▶ EXERCISE DIRECTIONS
Every line of the material is to be reproduced verbatim.

▶ RECORDS SHOWN
····················
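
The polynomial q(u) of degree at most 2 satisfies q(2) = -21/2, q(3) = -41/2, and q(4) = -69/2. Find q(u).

Write q(u) = au^2 + bu + c. Substituting each data point gives a linear system:
  4a + 2b + c = -21/2
  9a + 3b + c = -41/2
  16a + 4b + c = -69/2
Solving the system yields a = -2, b = 0, c = -5/2.
So q(u) = -2u^2 - 5/2.
Check: q(2) = -21/2. ✓

q(u) = -2u^2 - 5/2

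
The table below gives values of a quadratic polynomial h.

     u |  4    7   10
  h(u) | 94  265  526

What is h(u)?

h(u) = 5u^2 + 2u + 6

Using the Lagrange interpolation formula with nodes 4, 7, 10:
  L_0(u) = (u - 7)(u - 10) / 18
  L_1(u) = (u - 4)(u - 10) / -9
  L_2(u) = (u - 4)(u - 7) / 18
Then h(u) = 94·L_0(u) + 265·L_1(u) + 526·L_2(u).
Expanding and collecting terms gives h(u) = 5u² + 2u + 6.
Check: h(10) = 526. ✓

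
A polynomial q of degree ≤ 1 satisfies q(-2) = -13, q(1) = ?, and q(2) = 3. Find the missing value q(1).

The 2 known points determine the degree-1 polynomial uniquely.
Write q(u) = au + b. Substituting each data point gives a linear system:
  -2a + b = -13
  2a + b = 3
Solving the system yields a = 4, b = -5.
So q(u) = 4u - 5.
Then q(1) = -1.

-1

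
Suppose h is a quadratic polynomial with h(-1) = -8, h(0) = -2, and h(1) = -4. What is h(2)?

Using the Lagrange interpolation formula with nodes -1, 0, 1:
  L_0(s) = s(s - 1) / 2
  L_1(s) = (s + 1)(s - 1) / -1
  L_2(s) = (s + 1)s / 2
Then h(s) = -8·L_0(s) - 2·L_1(s) - 4·L_2(s).
Expanding and collecting terms gives h(s) = -4s^2 + 2s - 2.
Evaluating at s = 2: h(2) = -14.

-14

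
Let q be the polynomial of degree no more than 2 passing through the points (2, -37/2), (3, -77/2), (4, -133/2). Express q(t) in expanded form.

q(t) = -4t^2 - 5/2

Write q(t) = at^2 + bt + c. Substituting each data point gives a linear system:
  4a + 2b + c = -37/2
  9a + 3b + c = -77/2
  16a + 4b + c = -133/2
Solving the system yields a = -4, b = 0, c = -5/2.
So q(t) = -4t² - 5/2.
Check: q(2) = -37/2. ✓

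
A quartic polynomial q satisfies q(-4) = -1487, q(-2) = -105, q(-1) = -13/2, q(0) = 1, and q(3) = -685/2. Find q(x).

Write q(x) = ax^4 + bx^3 + cx^2 + dx + e. Substituting each data point gives a linear system:
  256a - 64b + 16c - 4d + e = -1487
  16a - 8b + 4c - 2d + e = -105
  a - b + c - d + e = -13/2
  e = 1
  81a + 27b + 9c + 3d + e = -685/2
Solving the system yields a = -5, b = 3, c = -3/2, d = -2, e = 1.
So q(x) = -5x^4 + 3x^3 - (3/2)x^2 - 2x + 1.
Check: q(-1) = -13/2. ✓

q(x) = -5x^4 + 3x^3 - (3/2)x^2 - 2x + 1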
····················
▶ RESPONSE TO THE EXERCISE
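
The polynomial q(u) of degree at most 2 satisfies q(2) = -21/2, q(3) = -41/2, and q(4) = -69/2. Find q(u).

Write q(u) = au^2 + bu + c. Substituting each data point gives a linear system:
  4a + 2b + c = -21/2
  9a + 3b + c = -41/2
  16a + 4b + c = -69/2
Solving the system yields a = -2, b = 0, c = -5/2.
So q(u) = -2u^2 - 5/2.
Check: q(2) = -21/2. ✓

q(u) = -2u^2 - 5/2

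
The table below gives values of a quadratic polynomial h.

     u |  4    7   10
  h(u) | 94  265  526

What is h(u)?

h(u) = 5u^2 + 2u + 6

Using the Lagrange interpolation formula with nodes 4, 7, 10:
  L_0(u) = (u - 7)(u - 10) / 18
  L_1(u) = (u - 4)(u - 10) / -9
  L_2(u) = (u - 4)(u - 7) / 18
Then h(u) = 94·L_0(u) + 265·L_1(u) + 526·L_2(u).
Expanding and collecting terms gives h(u) = 5u² + 2u + 6.
Check: h(10) = 526. ✓

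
A polynomial q of degree ≤ 1 satisfies q(-2) = -13, q(1) = ?, and q(2) = 3. Find the missing value q(1).

The 2 known points determine the degree-1 polynomial uniquely.
Write q(u) = au + b. Substituting each data point gives a linear system:
  -2a + b = -13
  2a + b = 3
Solving the system yields a = 4, b = -5.
So q(u) = 4u - 5.
Then q(1) = -1.

-1

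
Suppose h is a quadratic polynomial with h(-1) = -8, h(0) = -2, and h(1) = -4. What is h(2)?

Using the Lagrange interpolation formula with nodes -1, 0, 1:
  L_0(s) = s(s - 1) / 2
  L_1(s) = (s + 1)(s - 1) / -1
  L_2(s) = (s + 1)s / 2
Then h(s) = -8·L_0(s) - 2·L_1(s) - 4·L_2(s).
Expanding and collecting terms gives h(s) = -4s^2 + 2s - 2.
Evaluating at s = 2: h(2) = -14.

-14

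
Let q be the polynomial of degree no more than 2 passing through the points (2, -37/2), (3, -77/2), (4, -133/2). Express q(t) in expanded form.

q(t) = -4t^2 - 5/2

Write q(t) = at^2 + bt + c. Substituting each data point gives a linear system:
  4a + 2b + c = -37/2
  9a + 3b + c = -77/2
  16a + 4b + c = -133/2
Solving the system yields a = -4, b = 0, c = -5/2.
So q(t) = -4t² - 5/2.
Check: q(2) = -37/2. ✓

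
A quartic polynomial q satisfies q(-4) = -1487, q(-2) = -105, q(-1) = -13/2, q(0) = 1, and q(3) = -685/2. Find q(x).

Write q(x) = ax^4 + bx^3 + cx^2 + dx + e. Substituting each data point gives a linear system:
  256a - 64b + 16c - 4d + e = -1487
  16a - 8b + 4c - 2d + e = -105
  a - b + c - d + e = -13/2
  e = 1
  81a + 27b + 9c + 3d + e = -685/2
Solving the system yields a = -5, b = 3, c = -3/2, d = -2, e = 1.
So q(x) = -5x^4 + 3x^3 - (3/2)x^2 - 2x + 1.
Check: q(-1) = -13/2. ✓

q(x) = -5x^4 + 3x^3 - (3/2)x^2 - 2x + 1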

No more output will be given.